_WHAT IS REQUIRED_
Each record below must be written out again in exactly the same form.

[Collected data entries]
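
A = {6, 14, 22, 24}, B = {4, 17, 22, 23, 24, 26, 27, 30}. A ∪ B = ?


A ∪ B = all elements in A or B (or both)
A = {6, 14, 22, 24}
B = {4, 17, 22, 23, 24, 26, 27, 30}
A ∪ B = {4, 6, 14, 17, 22, 23, 24, 26, 27, 30}

A ∪ B = {4, 6, 14, 17, 22, 23, 24, 26, 27, 30}


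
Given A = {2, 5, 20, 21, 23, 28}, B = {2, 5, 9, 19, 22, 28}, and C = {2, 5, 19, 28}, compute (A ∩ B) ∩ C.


A ∩ B = {2, 5, 28}
(A ∩ B) ∩ C = {2, 5, 28}

A ∩ B ∩ C = {2, 5, 28}


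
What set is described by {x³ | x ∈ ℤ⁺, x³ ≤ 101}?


Checking each candidate:
Condition: positive perfect cubes ≤ 101
Result = {1, 8, 27, 64}

{1, 8, 27, 64}


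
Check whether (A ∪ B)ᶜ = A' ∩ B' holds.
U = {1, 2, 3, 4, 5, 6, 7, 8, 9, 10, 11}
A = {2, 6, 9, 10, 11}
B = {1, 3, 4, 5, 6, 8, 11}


LHS: A ∪ B = {1, 2, 3, 4, 5, 6, 8, 9, 10, 11}
(A ∪ B)' = U \ (A ∪ B) = {7}
A' = {1, 3, 4, 5, 7, 8}, B' = {2, 7, 9, 10}
Claimed RHS: A' ∩ B' = {7}
Identity is VALID: LHS = RHS = {7} ✓

Identity is valid. (A ∪ B)' = A' ∩ B' = {7}


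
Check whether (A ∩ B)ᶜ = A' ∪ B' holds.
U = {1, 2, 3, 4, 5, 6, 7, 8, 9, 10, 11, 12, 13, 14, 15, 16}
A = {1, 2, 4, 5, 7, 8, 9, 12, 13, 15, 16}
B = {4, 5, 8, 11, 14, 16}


LHS: A ∩ B = {4, 5, 8, 16}
(A ∩ B)' = U \ (A ∩ B) = {1, 2, 3, 6, 7, 9, 10, 11, 12, 13, 14, 15}
A' = {3, 6, 10, 11, 14}, B' = {1, 2, 3, 6, 7, 9, 10, 12, 13, 15}
Claimed RHS: A' ∪ B' = {1, 2, 3, 6, 7, 9, 10, 11, 12, 13, 14, 15}
Identity is VALID: LHS = RHS = {1, 2, 3, 6, 7, 9, 10, 11, 12, 13, 14, 15} ✓

Identity is valid. (A ∩ B)' = A' ∪ B' = {1, 2, 3, 6, 7, 9, 10, 11, 12, 13, 14, 15}


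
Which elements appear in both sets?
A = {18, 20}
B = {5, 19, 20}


A ∩ B = elements in both A and B
A = {18, 20}
B = {5, 19, 20}
A ∩ B = {20}

A ∩ B = {20}


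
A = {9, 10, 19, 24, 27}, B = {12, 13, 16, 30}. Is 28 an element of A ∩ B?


A = {9, 10, 19, 24, 27}, B = {12, 13, 16, 30}
A ∩ B = elements in both A and B
A ∩ B = ∅
Checking if 28 ∈ A ∩ B
28 is not in A ∩ B → False

28 ∉ A ∩ B


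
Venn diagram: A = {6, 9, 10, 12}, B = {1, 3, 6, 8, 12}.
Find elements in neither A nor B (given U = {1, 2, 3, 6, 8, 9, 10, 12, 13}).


A = {6, 9, 10, 12}
B = {1, 3, 6, 8, 12}
Region: in neither A nor B (given U = {1, 2, 3, 6, 8, 9, 10, 12, 13})
Elements: {2, 13}

Elements in neither A nor B (given U = {1, 2, 3, 6, 8, 9, 10, 12, 13}): {2, 13}


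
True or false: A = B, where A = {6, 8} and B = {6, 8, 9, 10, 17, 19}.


Two sets are equal iff they have exactly the same elements.
A = {6, 8}
B = {6, 8, 9, 10, 17, 19}
Differences: {9, 10, 17, 19}
A ≠ B

No, A ≠ B


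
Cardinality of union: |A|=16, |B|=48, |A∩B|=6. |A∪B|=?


|A ∪ B| = |A| + |B| - |A ∩ B|
= 16 + 48 - 6
= 58

|A ∪ B| = 58


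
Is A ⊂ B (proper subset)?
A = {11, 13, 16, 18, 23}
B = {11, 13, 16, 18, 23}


A ⊂ B requires: A ⊆ B AND A ≠ B.
A ⊆ B? Yes
A = B? Yes
A = B, so A is not a PROPER subset.

No, A is not a proper subset of B


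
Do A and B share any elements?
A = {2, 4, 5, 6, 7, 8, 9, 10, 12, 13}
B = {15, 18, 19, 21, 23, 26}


Disjoint means A ∩ B = ∅.
A ∩ B = ∅
A ∩ B = ∅, so A and B are disjoint.

No — A and B share no elements (A ∩ B = ∅), so they are disjoint


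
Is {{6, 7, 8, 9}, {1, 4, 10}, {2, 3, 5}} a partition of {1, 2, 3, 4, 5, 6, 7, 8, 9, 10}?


A partition requires: (1) non-empty parts, (2) pairwise disjoint, (3) union = U
Parts: {6, 7, 8, 9}, {1, 4, 10}, {2, 3, 5}
Union of parts: {1, 2, 3, 4, 5, 6, 7, 8, 9, 10}
U = {1, 2, 3, 4, 5, 6, 7, 8, 9, 10}
All non-empty? True
Pairwise disjoint? True
Covers U? True

Yes, valid partition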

_EXERCISE RESPONSE_
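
A = {6, 14, 22, 24}, B = {4, 17, 22, 23, 24, 26, 27, 30}. A ∪ B = ?


A ∪ B = all elements in A or B (or both)
A = {6, 14, 22, 24}
B = {4, 17, 22, 23, 24, 26, 27, 30}
A ∪ B = {4, 6, 14, 17, 22, 23, 24, 26, 27, 30}

A ∪ B = {4, 6, 14, 17, 22, 23, 24, 26, 27, 30}


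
Given A = {2, 5, 20, 21, 23, 28}, B = {2, 5, 9, 19, 22, 28}, and C = {2, 5, 19, 28}, compute (A ∩ B) ∩ C.


A ∩ B = {2, 5, 28}
(A ∩ B) ∩ C = {2, 5, 28}

A ∩ B ∩ C = {2, 5, 28}


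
What set is described by {x³ | x ∈ ℤ⁺, x³ ≤ 101}?


Checking each candidate:
Condition: positive perfect cubes ≤ 101
Result = {1, 8, 27, 64}

{1, 8, 27, 64}


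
Check whether (A ∪ B)ᶜ = A' ∩ B' holds.
U = {1, 2, 3, 4, 5, 6, 7, 8, 9, 10, 11}
A = {2, 6, 9, 10, 11}
B = {1, 3, 4, 5, 6, 8, 11}


LHS: A ∪ B = {1, 2, 3, 4, 5, 6, 8, 9, 10, 11}
(A ∪ B)' = U \ (A ∪ B) = {7}
A' = {1, 3, 4, 5, 7, 8}, B' = {2, 7, 9, 10}
Claimed RHS: A' ∩ B' = {7}
Identity is VALID: LHS = RHS = {7} ✓

Identity is valid. (A ∪ B)' = A' ∩ B' = {7}


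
Check whether (A ∩ B)ᶜ = A' ∪ B' holds.
U = {1, 2, 3, 4, 5, 6, 7, 8, 9, 10, 11, 12, 13, 14, 15, 16}
A = {1, 2, 4, 5, 7, 8, 9, 12, 13, 15, 16}
B = {4, 5, 8, 11, 14, 16}


LHS: A ∩ B = {4, 5, 8, 16}
(A ∩ B)' = U \ (A ∩ B) = {1, 2, 3, 6, 7, 9, 10, 11, 12, 13, 14, 15}
A' = {3, 6, 10, 11, 14}, B' = {1, 2, 3, 6, 7, 9, 10, 12, 13, 15}
Claimed RHS: A' ∪ B' = {1, 2, 3, 6, 7, 9, 10, 11, 12, 13, 14, 15}
Identity is VALID: LHS = RHS = {1, 2, 3, 6, 7, 9, 10, 11, 12, 13, 14, 15} ✓

Identity is valid. (A ∩ B)' = A' ∪ B' = {1, 2, 3, 6, 7, 9, 10, 11, 12, 13, 14, 15}


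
Which elements appear in both sets?
A = {18, 20}
B = {5, 19, 20}


A ∩ B = elements in both A and B
A = {18, 20}
B = {5, 19, 20}
A ∩ B = {20}

A ∩ B = {20}


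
A = {9, 10, 19, 24, 27}, B = {12, 13, 16, 30}. Is 28 an element of A ∩ B?


A = {9, 10, 19, 24, 27}, B = {12, 13, 16, 30}
A ∩ B = elements in both A and B
A ∩ B = ∅
Checking if 28 ∈ A ∩ B
28 is not in A ∩ B → False

28 ∉ A ∩ B


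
Venn diagram: A = {6, 9, 10, 12}, B = {1, 3, 6, 8, 12}.
Find elements in neither A nor B (given U = {1, 2, 3, 6, 8, 9, 10, 12, 13}).


A = {6, 9, 10, 12}
B = {1, 3, 6, 8, 12}
Region: in neither A nor B (given U = {1, 2, 3, 6, 8, 9, 10, 12, 13})
Elements: {2, 13}

Elements in neither A nor B (given U = {1, 2, 3, 6, 8, 9, 10, 12, 13}): {2, 13}


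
True or false: A = B, where A = {6, 8} and B = {6, 8, 9, 10, 17, 19}.


Two sets are equal iff they have exactly the same elements.
A = {6, 8}
B = {6, 8, 9, 10, 17, 19}
Differences: {9, 10, 17, 19}
A ≠ B

No, A ≠ B


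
Cardinality of union: |A|=16, |B|=48, |A∩B|=6. |A∪B|=?


|A ∪ B| = |A| + |B| - |A ∩ B|
= 16 + 48 - 6
= 58

|A ∪ B| = 58


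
Is A ⊂ B (proper subset)?
A = {11, 13, 16, 18, 23}
B = {11, 13, 16, 18, 23}


A ⊂ B requires: A ⊆ B AND A ≠ B.
A ⊆ B? Yes
A = B? Yes
A = B, so A is not a PROPER subset.

No, A is not a proper subset of B


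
Do A and B share any elements?
A = {2, 4, 5, 6, 7, 8, 9, 10, 12, 13}
B = {15, 18, 19, 21, 23, 26}


Disjoint means A ∩ B = ∅.
A ∩ B = ∅
A ∩ B = ∅, so A and B are disjoint.

No — A and B share no elements (A ∩ B = ∅), so they are disjoint


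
Is {{6, 7, 8, 9}, {1, 4, 10}, {2, 3, 5}} a partition of {1, 2, 3, 4, 5, 6, 7, 8, 9, 10}?


A partition requires: (1) non-empty parts, (2) pairwise disjoint, (3) union = U
Parts: {6, 7, 8, 9}, {1, 4, 10}, {2, 3, 5}
Union of parts: {1, 2, 3, 4, 5, 6, 7, 8, 9, 10}
U = {1, 2, 3, 4, 5, 6, 7, 8, 9, 10}
All non-empty? True
Pairwise disjoint? True
Covers U? True

Yes, valid partition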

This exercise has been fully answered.